START Source material
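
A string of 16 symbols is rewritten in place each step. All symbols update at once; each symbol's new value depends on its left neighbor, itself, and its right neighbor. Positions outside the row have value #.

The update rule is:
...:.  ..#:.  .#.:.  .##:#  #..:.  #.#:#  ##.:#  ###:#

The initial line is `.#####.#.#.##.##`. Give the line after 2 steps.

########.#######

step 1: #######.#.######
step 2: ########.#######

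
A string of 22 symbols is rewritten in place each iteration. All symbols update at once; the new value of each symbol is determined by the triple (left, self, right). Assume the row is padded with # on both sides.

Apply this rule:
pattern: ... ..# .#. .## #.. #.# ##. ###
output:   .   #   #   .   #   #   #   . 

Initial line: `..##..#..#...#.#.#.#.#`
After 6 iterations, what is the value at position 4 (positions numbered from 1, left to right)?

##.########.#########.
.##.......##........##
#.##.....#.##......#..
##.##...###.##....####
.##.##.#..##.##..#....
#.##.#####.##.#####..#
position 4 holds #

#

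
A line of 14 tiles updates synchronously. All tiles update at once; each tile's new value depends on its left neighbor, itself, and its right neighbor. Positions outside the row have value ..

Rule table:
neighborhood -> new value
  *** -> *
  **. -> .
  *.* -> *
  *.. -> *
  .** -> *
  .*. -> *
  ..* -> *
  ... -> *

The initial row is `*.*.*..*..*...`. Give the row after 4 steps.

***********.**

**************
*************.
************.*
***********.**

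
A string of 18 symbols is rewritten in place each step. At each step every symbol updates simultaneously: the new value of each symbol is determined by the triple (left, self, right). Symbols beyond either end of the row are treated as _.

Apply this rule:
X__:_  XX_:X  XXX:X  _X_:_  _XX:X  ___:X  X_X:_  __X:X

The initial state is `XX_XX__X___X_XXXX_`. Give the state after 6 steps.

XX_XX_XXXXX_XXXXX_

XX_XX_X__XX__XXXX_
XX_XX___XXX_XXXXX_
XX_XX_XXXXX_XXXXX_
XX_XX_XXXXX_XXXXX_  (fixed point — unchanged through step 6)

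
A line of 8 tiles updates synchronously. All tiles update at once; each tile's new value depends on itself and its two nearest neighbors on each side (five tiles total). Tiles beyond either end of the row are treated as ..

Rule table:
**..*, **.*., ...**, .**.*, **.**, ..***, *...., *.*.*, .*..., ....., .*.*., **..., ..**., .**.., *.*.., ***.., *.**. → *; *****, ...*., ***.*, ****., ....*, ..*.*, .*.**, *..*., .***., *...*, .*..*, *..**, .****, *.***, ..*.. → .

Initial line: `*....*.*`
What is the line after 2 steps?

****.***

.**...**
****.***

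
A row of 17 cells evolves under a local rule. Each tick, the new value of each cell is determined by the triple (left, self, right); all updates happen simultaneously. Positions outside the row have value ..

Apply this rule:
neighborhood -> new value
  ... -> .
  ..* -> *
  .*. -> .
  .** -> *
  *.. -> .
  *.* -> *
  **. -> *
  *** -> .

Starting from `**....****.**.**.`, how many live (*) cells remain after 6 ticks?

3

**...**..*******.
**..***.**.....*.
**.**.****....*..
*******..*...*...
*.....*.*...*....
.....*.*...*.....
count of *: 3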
END Source material
● **Exercise instructions**
Search the material above for the string "synchronously". Show every line that holds it.

● **Result**
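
A line of 14 tiles updates synchronously. All tiles update at once; each tile's new value depends on its left neighbor, itself, and its right neighbor. Positions outside the row have value ..
A line of 8 tiles updates synchronously. All tiles update at once; each tile's new value depends on itself and its two nearest neighbors on each side (five tiles total). Tiles beyond either end of the row are treated as ..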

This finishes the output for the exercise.